## Records to use

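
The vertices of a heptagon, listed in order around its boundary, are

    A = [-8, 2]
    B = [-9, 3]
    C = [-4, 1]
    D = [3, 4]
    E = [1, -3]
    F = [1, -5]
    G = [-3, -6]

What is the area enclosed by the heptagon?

Cross-terms: -6, 3, -19, -13, -2, -21, -54  ⇒  Σ = -112
Area = |Σ|/2 = 56.

56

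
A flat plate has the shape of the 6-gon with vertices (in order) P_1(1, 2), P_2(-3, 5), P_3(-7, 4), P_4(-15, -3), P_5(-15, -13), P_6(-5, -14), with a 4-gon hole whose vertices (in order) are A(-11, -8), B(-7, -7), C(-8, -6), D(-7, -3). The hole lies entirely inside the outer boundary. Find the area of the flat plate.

Outer boundary:
Apply the shoelace formula: 2A = Σ (x_i·y_{i+1} − x_{i+1}·y_i), indices taken mod 6.
Σ = (11) + (23) + (81) + (150) + (145) + (4) = 414
Area = |Σ|/2 = 207.
Hole:
A→B: (-11)(-7) − (-7)(-8) = 21
B→C: (-7)(-6) − (-8)(-7) = -14
C→D: (-8)(-3) − (-7)(-6) = -18
D→A: (-7)(-8) − (-11)(-3) = 23
Σ = 12
Area = |Σ|/2 = 6.
Net area = 207 − 6 = 201.

201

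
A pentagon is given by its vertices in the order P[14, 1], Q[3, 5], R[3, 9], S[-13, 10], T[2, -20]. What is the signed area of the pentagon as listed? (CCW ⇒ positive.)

Σ = (67) + (12) + (147) + (240) + (282) = 748
Signed area = Σ/2 = 374 (positive ⇒ counter-clockwise traversal).

374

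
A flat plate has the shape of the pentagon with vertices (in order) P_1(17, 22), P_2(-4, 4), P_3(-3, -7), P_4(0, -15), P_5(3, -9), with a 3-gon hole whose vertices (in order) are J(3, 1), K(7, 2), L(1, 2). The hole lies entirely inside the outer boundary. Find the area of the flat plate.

249.5

Outer boundary:
Apply the surveyor's formula: 2A = Σ (x_i·y_{i+1} − x_{i+1}·y_i), indices taken mod 5.
Σ = (156) + (40) + (45) + (45) + (219) = 505
Area = |Σ|/2 = 252.5.
Hole:
Σ = (-1) + (12) + (-5) = 6
Area = |Σ|/2 = 3.
Net area = 252.5 − 3 = 249.5.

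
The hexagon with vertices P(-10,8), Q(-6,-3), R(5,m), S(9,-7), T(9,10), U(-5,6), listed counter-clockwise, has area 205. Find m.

-5

Write out the shoelace sum; only the two edges meeting at R involve m:
2·Area = [((-6)·m − 5·(-3)) + (5·(-7) − 9·m)] + 355
       = -15·m + 335 = 410
⇒ m = -5.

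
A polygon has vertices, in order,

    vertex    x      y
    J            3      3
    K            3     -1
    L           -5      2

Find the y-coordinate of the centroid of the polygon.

Apply the surveyor's formula. First the cross-terms c_i = x_i·y_{i+1} − x_{i+1}·y_i:
  -12, 1, -21  ⇒  2A = -32, A = -16.
Then Σ (y_i + y_{i+1})·c_i = -128, so ȳ = -128 / (6·(-16)) = 4/3.

4/3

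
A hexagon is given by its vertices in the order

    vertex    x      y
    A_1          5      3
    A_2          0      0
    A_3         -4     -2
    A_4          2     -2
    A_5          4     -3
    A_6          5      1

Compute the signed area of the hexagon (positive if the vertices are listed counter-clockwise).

A_1→A_2: (5)(0) − (0)(3) = 0
A_2→A_3: (0)(-2) − (-4)(0) = 0
A_3→A_4: (-4)(-2) − (2)(-2) = 12
A_4→A_5: (2)(-3) − (4)(-2) = 2
A_5→A_6: (4)(1) − (5)(-3) = 19
A_6→A_1: (5)(3) − (5)(1) = 10
Σ = 43
Signed area = Σ/2 = 21.5 (positive ⇒ counter-clockwise traversal).

21.5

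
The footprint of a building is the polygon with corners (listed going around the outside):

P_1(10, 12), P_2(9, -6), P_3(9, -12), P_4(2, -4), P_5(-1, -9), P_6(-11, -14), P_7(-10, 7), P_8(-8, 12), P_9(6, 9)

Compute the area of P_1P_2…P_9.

392

Apply the shoelace (surveyor's) formula: 2A = Σ (x_i·y_{i+1} − x_{i+1}·y_i), indices taken mod 9.
Cross-terms: -168, -54, -12, -22, -85, -217, -64, -144, -18  ⇒  Σ = -784
Area = |Σ|/2 = 392.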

## Your task
Output the entire listing again, word for word.

## Problem solution
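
The vertices of a heptagon, listed in order around its boundary, are

    A = [-8, 2]
    B = [-9, 3]
    C = [-4, 1]
    D = [3, 4]
    E = [1, -3]
    F = [1, -5]
    G = [-3, -6]

What is the area enclosed by the heptagon?

Cross-terms: -6, 3, -19, -13, -2, -21, -54  ⇒  Σ = -112
Area = |Σ|/2 = 56.

56

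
A flat plate has the shape of the 6-gon with vertices (in order) P_1(1, 2), P_2(-3, 5), P_3(-7, 4), P_4(-15, -3), P_5(-15, -13), P_6(-5, -14), with a 4-gon hole whose vertices (in order) are A(-11, -8), B(-7, -7), C(-8, -6), D(-7, -3). The hole lies entirely inside the outer boundary. Find the area of the flat plate.

Outer boundary:
Apply the shoelace formula: 2A = Σ (x_i·y_{i+1} − x_{i+1}·y_i), indices taken mod 6.
Σ = (11) + (23) + (81) + (150) + (145) + (4) = 414
Area = |Σ|/2 = 207.
Hole:
A→B: (-11)(-7) − (-7)(-8) = 21
B→C: (-7)(-6) − (-8)(-7) = -14
C→D: (-8)(-3) − (-7)(-6) = -18
D→A: (-7)(-8) − (-11)(-3) = 23
Σ = 12
Area = |Σ|/2 = 6.
Net area = 207 − 6 = 201.

201

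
A pentagon is given by its vertices in the order P[14, 1], Q[3, 5], R[3, 9], S[-13, 10], T[2, -20]. What is the signed area of the pentagon as listed? (CCW ⇒ positive.)

Σ = (67) + (12) + (147) + (240) + (282) = 748
Signed area = Σ/2 = 374 (positive ⇒ counter-clockwise traversal).

374

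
A flat plate has the shape of the pentagon with vertices (in order) P_1(17, 22), P_2(-4, 4), P_3(-3, -7), P_4(0, -15), P_5(3, -9), with a 3-gon hole whose vertices (in order) are J(3, 1), K(7, 2), L(1, 2). The hole lies entirely inside the outer boundary. Find the area of the flat plate.

249.5

Outer boundary:
Apply the surveyor's formula: 2A = Σ (x_i·y_{i+1} − x_{i+1}·y_i), indices taken mod 5.
Σ = (156) + (40) + (45) + (45) + (219) = 505
Area = |Σ|/2 = 252.5.
Hole:
Σ = (-1) + (12) + (-5) = 6
Area = |Σ|/2 = 3.
Net area = 252.5 − 3 = 249.5.

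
The hexagon with vertices P(-10,8), Q(-6,-3), R(5,m), S(9,-7), T(9,10), U(-5,6), listed counter-clockwise, has area 205. Find m.

-5

Write out the shoelace sum; only the two edges meeting at R involve m:
2·Area = [((-6)·m − 5·(-3)) + (5·(-7) − 9·m)] + 355
       = -15·m + 335 = 410
⇒ m = -5.

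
A polygon has vertices, in order,

    vertex    x      y
    J            3      3
    K            3     -1
    L           -5      2

Find the y-coordinate of the centroid of the polygon.

Apply the surveyor's formula. First the cross-terms c_i = x_i·y_{i+1} − x_{i+1}·y_i:
  -12, 1, -21  ⇒  2A = -32, A = -16.
Then Σ (y_i + y_{i+1})·c_i = -128, so ȳ = -128 / (6·(-16)) = 4/3.

4/3

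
A hexagon is given by its vertices in the order

    vertex    x      y
    A_1          5      3
    A_2          0      0
    A_3         -4     -2
    A_4          2     -2
    A_5          4     -3
    A_6          5      1

Compute the signed area of the hexagon (positive if the vertices are listed counter-clockwise).

A_1→A_2: (5)(0) − (0)(3) = 0
A_2→A_3: (0)(-2) − (-4)(0) = 0
A_3→A_4: (-4)(-2) − (2)(-2) = 12
A_4→A_5: (2)(-3) − (4)(-2) = 2
A_5→A_6: (4)(1) − (5)(-3) = 19
A_6→A_1: (5)(3) − (5)(1) = 10
Σ = 43
Signed area = Σ/2 = 21.5 (positive ⇒ counter-clockwise traversal).

21.5

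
The footprint of a building is the polygon with corners (listed going around the outside):

P_1(10, 12), P_2(9, -6), P_3(9, -12), P_4(2, -4), P_5(-1, -9), P_6(-11, -14), P_7(-10, 7), P_8(-8, 12), P_9(6, 9)

Compute the area of P_1P_2…P_9.

392

Apply the shoelace (surveyor's) formula: 2A = Σ (x_i·y_{i+1} − x_{i+1}·y_i), indices taken mod 9.
Cross-terms: -168, -54, -12, -22, -85, -217, -64, -144, -18  ⇒  Σ = -784
Area = |Σ|/2 = 392.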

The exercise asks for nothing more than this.